Collected data entries:
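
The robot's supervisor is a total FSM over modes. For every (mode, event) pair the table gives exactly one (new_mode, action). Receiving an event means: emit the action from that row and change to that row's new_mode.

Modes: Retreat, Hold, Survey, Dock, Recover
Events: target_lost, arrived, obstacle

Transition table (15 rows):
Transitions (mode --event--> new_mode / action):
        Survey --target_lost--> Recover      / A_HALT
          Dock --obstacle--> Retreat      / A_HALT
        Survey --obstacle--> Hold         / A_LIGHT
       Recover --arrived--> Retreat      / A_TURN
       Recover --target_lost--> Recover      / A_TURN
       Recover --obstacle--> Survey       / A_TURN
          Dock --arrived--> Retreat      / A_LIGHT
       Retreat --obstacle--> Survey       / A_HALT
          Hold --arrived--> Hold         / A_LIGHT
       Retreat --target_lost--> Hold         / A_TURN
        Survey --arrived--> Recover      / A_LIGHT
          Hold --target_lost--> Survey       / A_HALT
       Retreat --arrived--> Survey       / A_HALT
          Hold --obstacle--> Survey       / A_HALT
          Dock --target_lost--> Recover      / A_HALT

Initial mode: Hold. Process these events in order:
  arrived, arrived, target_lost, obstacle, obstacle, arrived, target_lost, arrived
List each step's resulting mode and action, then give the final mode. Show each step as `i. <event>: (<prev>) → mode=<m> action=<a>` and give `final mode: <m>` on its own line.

final mode: Retreat

1. arrived: (Hold) → mode=Hold action=A_LIGHT
2. arrived: (Hold) → mode=Hold action=A_LIGHT
3. target_lost: (Hold) → mode=Survey action=A_HALT
4. obstacle: (Survey) → mode=Hold action=A_LIGHT
5. obstacle: (Hold) → mode=Survey action=A_HALT
6. arrived: (Survey) → mode=Recover action=A_LIGHT
7. target_lost: (Recover) → mode=Recover action=A_TURN
8. arrived: (Recover) → mode=Retreat action=A_TURN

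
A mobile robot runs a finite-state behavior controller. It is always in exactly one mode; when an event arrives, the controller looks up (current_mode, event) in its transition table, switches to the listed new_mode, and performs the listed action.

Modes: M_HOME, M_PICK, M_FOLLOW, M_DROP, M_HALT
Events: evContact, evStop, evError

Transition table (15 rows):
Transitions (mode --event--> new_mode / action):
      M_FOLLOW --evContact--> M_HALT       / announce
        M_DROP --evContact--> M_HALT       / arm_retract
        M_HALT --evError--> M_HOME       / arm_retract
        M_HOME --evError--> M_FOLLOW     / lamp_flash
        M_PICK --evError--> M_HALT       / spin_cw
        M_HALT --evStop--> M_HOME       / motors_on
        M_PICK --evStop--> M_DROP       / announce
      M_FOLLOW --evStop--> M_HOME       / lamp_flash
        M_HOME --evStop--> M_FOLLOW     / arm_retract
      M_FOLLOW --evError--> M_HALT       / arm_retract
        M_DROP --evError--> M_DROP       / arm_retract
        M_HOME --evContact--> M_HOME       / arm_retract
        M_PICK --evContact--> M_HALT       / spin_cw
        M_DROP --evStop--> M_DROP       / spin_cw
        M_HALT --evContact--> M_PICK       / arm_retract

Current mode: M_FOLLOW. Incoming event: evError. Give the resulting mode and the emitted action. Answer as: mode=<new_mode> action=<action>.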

WHAT IS NEEDED: All lines from the one with "M_HALT --evContact--> M_PICK" to the end of the records must be set down exactly. Skip every line before it.

OUTPUT:
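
        M_HALT --evContact--> M_PICK       / arm_retract

Current mode: M_FOLLOW. Incoming event: evError. Give the resulting mode and the emitted action. Answer as: mode=<new_mode> action=<action>.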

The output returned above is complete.